> _EXERCISE GOAL_:
Which of the lines below contain the string "distinct"? Pull each one out of the data.

BEGIN MATERIAL SHOWN

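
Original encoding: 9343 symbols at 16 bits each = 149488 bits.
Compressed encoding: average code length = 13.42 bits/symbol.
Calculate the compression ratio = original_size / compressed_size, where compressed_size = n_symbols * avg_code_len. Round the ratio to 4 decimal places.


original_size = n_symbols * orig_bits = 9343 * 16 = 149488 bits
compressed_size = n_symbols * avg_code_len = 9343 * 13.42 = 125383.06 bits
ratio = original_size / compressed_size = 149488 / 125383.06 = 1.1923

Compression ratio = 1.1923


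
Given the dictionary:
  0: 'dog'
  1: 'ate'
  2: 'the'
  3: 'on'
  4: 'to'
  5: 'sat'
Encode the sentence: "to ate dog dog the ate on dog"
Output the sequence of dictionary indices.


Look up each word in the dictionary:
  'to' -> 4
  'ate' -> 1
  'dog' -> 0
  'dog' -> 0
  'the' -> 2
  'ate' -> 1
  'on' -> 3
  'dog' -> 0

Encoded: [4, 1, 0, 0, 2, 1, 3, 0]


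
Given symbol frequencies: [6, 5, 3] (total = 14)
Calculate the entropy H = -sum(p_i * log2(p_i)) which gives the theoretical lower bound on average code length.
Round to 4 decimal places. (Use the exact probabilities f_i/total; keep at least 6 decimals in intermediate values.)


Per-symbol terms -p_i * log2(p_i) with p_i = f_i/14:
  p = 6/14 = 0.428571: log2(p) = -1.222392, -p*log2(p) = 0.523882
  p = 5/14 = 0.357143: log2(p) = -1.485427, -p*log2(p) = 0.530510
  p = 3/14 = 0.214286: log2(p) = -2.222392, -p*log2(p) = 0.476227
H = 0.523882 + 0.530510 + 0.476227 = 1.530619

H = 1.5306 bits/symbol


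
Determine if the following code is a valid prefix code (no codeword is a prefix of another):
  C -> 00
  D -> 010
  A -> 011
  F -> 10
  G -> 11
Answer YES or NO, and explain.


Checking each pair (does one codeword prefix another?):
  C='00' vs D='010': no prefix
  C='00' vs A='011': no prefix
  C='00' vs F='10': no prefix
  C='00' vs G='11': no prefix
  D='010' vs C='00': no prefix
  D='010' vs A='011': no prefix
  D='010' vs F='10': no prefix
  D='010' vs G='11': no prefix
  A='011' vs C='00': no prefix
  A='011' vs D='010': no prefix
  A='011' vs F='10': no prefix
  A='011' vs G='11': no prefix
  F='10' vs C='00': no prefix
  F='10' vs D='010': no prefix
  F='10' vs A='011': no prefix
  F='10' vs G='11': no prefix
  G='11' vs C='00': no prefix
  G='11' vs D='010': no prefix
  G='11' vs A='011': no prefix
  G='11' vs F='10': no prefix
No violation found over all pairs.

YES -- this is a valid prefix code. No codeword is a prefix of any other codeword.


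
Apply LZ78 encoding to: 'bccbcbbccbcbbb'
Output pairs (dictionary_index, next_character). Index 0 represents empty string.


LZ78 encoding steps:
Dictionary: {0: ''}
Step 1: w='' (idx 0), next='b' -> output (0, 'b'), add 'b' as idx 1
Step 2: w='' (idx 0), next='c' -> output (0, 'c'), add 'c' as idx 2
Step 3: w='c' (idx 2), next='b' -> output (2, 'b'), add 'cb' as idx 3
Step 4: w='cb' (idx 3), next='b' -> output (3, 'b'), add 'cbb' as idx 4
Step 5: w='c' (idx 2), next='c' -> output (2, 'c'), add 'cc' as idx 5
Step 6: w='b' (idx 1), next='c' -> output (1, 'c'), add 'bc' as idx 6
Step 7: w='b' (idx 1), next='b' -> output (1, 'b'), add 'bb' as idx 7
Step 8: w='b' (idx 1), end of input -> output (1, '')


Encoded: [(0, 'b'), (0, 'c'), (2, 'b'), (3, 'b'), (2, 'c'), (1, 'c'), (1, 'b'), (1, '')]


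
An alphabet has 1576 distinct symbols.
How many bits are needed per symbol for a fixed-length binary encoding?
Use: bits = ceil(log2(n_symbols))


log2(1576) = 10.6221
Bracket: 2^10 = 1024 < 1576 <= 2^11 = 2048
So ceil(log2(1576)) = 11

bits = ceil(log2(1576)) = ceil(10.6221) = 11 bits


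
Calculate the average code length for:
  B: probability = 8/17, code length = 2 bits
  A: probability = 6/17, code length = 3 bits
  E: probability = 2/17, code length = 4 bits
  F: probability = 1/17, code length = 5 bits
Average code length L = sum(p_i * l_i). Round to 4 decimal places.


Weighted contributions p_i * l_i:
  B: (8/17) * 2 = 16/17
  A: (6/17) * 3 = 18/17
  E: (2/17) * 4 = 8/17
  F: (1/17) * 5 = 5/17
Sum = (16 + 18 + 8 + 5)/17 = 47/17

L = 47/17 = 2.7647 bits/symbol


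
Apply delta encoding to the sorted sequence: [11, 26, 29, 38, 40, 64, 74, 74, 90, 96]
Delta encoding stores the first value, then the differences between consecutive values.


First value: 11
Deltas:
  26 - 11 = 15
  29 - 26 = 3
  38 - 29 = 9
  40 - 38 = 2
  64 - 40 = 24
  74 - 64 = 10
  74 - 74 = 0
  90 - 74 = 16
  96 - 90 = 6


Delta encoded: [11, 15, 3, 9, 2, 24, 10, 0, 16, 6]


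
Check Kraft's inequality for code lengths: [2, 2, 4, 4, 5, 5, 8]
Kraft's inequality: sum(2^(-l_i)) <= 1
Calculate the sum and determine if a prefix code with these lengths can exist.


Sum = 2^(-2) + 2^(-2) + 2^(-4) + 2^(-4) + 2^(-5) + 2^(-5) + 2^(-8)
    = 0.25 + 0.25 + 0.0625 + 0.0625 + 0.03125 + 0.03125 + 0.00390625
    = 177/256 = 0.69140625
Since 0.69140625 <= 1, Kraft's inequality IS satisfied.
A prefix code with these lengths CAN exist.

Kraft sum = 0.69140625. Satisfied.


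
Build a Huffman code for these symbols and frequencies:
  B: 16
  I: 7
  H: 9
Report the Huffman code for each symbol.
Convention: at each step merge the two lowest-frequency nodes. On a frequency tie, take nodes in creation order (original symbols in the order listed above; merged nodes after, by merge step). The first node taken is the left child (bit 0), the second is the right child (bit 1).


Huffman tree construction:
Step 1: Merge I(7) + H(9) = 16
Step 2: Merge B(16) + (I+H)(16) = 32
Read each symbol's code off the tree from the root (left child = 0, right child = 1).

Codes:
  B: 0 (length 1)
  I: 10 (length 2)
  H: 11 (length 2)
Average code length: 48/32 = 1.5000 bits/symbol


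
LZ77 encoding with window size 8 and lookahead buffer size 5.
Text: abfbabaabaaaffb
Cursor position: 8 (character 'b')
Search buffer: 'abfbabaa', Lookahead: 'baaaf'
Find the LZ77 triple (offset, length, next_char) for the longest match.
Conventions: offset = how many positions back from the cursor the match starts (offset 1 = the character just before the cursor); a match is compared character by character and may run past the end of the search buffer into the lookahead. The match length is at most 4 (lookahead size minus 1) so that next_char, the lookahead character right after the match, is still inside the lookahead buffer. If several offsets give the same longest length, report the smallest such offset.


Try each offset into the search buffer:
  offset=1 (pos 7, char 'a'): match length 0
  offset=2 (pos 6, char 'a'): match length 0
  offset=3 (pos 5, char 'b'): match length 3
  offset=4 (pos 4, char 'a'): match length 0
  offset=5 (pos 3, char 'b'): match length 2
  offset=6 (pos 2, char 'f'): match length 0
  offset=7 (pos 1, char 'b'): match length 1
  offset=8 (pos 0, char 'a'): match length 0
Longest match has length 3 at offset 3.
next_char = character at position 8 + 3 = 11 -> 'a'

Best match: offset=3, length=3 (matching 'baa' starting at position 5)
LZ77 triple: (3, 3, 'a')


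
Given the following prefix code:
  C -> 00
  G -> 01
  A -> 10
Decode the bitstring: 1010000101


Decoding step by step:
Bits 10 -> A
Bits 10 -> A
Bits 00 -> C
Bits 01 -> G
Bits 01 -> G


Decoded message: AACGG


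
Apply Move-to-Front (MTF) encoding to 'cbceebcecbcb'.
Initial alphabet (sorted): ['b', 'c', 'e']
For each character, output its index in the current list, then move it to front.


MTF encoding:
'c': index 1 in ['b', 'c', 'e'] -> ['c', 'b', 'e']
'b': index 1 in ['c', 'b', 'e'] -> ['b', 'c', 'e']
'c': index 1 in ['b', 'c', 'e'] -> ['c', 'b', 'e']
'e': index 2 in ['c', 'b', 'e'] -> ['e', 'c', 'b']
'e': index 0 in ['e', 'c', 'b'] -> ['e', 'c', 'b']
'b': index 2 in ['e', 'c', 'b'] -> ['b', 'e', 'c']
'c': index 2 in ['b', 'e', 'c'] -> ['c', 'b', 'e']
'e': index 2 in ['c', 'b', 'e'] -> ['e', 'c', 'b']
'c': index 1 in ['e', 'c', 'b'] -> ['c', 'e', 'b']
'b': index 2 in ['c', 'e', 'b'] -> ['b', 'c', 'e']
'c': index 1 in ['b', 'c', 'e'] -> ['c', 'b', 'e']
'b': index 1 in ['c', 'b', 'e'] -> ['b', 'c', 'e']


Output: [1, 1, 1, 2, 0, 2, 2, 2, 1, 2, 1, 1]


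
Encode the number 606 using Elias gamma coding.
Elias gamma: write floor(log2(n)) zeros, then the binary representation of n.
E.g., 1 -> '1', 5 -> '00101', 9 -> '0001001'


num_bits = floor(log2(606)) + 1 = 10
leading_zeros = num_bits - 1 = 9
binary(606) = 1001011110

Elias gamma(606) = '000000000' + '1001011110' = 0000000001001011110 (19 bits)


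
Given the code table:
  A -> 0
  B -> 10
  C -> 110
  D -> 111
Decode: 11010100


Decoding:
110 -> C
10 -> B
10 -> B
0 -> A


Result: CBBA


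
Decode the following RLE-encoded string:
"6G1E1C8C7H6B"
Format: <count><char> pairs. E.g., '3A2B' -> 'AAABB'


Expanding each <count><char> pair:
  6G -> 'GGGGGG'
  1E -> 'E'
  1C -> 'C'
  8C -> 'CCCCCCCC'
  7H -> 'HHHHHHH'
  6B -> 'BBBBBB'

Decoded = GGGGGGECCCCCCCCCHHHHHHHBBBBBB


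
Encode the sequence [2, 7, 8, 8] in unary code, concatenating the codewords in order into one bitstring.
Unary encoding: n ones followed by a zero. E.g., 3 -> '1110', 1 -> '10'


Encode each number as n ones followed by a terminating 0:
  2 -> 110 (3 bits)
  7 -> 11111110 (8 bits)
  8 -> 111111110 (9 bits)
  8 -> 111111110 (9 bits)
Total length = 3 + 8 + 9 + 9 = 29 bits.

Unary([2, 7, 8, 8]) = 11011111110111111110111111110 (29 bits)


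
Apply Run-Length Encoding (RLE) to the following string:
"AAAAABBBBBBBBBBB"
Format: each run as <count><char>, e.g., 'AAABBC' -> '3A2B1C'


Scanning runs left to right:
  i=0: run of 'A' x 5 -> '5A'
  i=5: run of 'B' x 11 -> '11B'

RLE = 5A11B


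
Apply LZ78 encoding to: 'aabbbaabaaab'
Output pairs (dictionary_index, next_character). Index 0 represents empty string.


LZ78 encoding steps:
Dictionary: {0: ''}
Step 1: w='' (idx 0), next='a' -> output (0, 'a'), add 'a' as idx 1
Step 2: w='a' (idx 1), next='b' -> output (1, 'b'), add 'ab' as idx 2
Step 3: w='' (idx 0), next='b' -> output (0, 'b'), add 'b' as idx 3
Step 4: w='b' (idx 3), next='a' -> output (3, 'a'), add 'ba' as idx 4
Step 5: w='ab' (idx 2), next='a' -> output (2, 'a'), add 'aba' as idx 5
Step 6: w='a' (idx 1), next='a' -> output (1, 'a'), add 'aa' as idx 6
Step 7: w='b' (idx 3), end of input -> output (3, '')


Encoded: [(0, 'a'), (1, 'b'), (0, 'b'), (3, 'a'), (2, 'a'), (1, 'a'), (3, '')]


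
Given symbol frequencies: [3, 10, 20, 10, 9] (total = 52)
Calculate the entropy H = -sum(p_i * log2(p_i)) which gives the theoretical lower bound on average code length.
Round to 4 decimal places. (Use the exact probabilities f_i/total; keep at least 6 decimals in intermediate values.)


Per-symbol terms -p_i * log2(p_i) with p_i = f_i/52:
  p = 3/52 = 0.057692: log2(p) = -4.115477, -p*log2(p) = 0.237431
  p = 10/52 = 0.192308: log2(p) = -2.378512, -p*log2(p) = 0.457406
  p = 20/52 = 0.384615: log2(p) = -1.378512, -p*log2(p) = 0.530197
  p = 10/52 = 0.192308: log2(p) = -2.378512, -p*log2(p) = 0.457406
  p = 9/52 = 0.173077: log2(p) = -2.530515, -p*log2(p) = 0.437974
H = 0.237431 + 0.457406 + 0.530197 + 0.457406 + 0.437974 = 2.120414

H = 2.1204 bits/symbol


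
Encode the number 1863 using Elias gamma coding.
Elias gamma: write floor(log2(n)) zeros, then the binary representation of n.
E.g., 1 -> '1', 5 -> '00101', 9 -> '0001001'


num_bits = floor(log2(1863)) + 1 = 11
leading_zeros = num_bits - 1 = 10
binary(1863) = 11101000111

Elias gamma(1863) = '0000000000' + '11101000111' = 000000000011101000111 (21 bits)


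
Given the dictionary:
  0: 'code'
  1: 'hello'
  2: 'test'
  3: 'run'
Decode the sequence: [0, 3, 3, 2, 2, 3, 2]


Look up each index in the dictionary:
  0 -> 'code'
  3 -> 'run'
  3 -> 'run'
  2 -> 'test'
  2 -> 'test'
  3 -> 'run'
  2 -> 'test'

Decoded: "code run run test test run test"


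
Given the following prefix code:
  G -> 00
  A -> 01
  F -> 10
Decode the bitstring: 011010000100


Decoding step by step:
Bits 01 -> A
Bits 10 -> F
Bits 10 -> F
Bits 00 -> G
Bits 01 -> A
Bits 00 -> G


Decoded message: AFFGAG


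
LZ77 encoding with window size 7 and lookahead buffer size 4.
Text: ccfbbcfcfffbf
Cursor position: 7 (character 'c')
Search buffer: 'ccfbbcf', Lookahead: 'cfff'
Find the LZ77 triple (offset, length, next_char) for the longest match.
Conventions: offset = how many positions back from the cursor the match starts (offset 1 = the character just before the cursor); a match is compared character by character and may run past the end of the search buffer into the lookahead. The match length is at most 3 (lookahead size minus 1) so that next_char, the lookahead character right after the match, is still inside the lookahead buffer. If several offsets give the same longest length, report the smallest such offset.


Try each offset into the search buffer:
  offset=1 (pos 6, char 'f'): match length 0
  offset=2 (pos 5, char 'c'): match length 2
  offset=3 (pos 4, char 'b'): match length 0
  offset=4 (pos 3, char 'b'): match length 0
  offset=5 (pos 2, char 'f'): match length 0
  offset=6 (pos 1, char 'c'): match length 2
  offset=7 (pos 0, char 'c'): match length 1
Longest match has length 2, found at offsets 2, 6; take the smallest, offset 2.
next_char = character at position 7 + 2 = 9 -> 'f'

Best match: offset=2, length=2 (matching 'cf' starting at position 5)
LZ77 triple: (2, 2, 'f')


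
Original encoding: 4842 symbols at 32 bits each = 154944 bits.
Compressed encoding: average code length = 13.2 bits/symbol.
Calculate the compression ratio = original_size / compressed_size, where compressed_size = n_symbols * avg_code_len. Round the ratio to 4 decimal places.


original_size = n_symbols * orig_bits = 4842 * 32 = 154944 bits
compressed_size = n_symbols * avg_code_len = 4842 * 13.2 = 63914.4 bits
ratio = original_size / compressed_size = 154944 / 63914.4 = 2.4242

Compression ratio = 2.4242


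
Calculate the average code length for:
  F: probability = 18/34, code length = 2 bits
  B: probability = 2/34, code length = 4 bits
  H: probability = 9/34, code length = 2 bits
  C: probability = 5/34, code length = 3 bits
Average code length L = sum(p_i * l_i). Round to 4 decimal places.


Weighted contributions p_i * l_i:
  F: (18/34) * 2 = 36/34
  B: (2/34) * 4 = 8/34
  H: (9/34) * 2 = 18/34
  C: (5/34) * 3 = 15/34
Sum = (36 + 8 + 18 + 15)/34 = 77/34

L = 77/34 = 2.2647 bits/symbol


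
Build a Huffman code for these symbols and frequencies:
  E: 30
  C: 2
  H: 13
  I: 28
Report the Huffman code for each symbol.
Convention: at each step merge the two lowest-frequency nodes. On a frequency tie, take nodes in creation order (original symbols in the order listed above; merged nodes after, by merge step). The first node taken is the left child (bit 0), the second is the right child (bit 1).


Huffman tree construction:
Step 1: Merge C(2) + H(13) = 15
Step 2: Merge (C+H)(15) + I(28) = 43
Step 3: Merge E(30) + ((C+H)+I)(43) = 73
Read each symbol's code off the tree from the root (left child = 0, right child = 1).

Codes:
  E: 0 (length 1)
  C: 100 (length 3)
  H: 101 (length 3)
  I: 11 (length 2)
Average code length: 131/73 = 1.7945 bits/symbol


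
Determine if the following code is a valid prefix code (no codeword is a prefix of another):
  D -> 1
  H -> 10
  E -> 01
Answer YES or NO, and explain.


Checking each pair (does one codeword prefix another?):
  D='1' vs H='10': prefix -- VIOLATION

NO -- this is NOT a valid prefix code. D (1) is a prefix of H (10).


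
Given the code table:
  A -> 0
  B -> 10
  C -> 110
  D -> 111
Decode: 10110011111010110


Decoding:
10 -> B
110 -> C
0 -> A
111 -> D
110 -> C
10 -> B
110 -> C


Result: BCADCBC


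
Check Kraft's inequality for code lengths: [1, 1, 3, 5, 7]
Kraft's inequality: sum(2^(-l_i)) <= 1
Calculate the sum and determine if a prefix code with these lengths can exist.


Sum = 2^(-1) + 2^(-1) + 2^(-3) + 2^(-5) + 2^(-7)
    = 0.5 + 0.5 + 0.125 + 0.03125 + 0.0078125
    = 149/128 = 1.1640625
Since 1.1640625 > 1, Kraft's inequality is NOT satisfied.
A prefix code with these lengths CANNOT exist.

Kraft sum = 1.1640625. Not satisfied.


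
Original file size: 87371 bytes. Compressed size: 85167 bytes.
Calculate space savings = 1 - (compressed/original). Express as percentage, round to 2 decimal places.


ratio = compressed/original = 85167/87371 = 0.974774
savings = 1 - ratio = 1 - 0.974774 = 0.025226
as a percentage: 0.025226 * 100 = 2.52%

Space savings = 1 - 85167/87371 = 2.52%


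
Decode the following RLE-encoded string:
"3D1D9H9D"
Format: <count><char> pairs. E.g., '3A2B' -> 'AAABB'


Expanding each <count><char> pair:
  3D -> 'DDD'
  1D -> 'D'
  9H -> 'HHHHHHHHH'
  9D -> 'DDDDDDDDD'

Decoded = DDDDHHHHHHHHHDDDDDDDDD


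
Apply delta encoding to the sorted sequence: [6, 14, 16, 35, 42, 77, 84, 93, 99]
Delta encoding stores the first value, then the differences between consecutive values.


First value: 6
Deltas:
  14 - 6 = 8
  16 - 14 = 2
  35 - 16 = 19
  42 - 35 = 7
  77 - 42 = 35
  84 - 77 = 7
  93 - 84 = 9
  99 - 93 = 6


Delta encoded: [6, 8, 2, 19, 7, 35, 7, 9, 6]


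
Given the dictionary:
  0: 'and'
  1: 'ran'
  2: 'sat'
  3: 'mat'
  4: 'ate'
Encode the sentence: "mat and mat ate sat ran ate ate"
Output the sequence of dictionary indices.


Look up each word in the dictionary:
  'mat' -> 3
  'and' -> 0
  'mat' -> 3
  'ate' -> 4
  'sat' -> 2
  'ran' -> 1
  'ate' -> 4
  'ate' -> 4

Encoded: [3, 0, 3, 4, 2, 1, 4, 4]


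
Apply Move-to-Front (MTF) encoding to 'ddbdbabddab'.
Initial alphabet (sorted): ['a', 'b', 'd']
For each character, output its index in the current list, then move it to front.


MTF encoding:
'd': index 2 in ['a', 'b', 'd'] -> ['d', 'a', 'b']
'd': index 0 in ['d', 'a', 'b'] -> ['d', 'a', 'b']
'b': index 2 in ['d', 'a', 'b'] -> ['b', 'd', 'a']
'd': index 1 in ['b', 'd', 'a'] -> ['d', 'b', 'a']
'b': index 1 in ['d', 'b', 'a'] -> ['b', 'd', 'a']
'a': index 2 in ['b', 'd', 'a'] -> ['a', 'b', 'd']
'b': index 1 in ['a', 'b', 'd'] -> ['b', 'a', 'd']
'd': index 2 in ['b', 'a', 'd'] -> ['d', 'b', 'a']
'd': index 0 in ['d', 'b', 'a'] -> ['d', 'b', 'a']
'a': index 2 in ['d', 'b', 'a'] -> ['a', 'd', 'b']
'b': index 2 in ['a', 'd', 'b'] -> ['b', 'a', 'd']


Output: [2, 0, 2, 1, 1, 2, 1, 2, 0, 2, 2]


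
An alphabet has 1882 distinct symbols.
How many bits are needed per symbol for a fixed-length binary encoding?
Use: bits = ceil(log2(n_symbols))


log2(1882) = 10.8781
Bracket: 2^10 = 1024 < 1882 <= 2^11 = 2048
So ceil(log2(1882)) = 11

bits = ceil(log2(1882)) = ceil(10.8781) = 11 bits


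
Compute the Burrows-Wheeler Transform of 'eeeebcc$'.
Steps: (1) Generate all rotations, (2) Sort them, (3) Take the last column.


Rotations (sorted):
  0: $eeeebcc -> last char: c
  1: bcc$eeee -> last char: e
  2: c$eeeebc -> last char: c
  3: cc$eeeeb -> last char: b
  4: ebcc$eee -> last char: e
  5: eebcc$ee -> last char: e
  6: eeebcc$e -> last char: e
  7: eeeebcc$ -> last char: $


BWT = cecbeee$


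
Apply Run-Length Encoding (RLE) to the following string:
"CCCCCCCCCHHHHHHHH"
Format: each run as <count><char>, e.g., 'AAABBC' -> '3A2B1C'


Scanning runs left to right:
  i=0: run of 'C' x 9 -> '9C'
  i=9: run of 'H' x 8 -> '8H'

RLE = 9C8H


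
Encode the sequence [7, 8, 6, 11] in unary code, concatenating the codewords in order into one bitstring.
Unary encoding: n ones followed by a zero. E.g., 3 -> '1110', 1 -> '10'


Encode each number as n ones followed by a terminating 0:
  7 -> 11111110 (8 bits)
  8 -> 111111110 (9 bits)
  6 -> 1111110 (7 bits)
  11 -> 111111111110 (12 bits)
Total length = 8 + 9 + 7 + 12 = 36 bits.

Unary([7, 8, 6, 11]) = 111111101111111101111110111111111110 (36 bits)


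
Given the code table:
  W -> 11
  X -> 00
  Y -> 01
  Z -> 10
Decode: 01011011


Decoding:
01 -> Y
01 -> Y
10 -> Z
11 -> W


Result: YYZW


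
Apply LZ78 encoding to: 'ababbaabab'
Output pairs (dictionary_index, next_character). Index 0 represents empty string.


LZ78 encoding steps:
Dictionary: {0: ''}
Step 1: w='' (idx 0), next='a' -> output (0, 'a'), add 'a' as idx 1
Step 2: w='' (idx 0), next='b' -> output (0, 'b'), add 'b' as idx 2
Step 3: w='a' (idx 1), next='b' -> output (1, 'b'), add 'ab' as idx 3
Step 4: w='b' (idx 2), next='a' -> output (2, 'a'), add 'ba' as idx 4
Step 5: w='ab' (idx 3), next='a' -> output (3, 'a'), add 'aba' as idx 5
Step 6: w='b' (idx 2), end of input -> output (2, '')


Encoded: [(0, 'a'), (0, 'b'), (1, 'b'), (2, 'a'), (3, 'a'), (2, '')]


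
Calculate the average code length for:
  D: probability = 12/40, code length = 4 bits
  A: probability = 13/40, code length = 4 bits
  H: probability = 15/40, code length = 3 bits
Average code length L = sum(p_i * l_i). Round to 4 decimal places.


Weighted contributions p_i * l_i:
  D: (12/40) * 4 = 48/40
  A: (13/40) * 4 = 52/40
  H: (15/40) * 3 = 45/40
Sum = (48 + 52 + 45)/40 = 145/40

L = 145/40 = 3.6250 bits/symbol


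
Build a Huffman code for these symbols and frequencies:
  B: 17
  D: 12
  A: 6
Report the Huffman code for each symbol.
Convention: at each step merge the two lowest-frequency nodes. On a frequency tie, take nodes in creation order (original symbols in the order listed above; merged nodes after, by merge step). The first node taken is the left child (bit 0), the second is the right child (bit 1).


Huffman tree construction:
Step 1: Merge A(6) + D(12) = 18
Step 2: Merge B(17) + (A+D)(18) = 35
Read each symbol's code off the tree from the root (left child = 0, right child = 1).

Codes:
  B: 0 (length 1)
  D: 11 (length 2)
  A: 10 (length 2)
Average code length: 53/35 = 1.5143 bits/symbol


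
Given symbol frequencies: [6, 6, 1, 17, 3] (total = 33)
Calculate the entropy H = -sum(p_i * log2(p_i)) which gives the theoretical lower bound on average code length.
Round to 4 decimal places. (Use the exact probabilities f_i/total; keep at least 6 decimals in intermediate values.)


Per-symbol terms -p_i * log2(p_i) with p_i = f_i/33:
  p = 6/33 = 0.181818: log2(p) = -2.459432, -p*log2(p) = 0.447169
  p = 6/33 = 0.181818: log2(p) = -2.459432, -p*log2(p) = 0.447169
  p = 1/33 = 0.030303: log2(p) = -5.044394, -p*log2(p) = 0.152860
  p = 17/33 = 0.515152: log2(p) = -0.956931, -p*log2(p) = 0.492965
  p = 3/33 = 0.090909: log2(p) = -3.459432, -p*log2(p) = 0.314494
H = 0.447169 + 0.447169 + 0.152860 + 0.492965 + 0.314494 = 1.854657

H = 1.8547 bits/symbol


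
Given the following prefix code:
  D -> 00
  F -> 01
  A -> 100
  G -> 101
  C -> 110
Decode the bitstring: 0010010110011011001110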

END MATERIAL SHOWN

> _WRITTEN RESPONSE_:
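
An alphabet has 1576 distinct symbols.
An alphabet has 1882 distinct symbols.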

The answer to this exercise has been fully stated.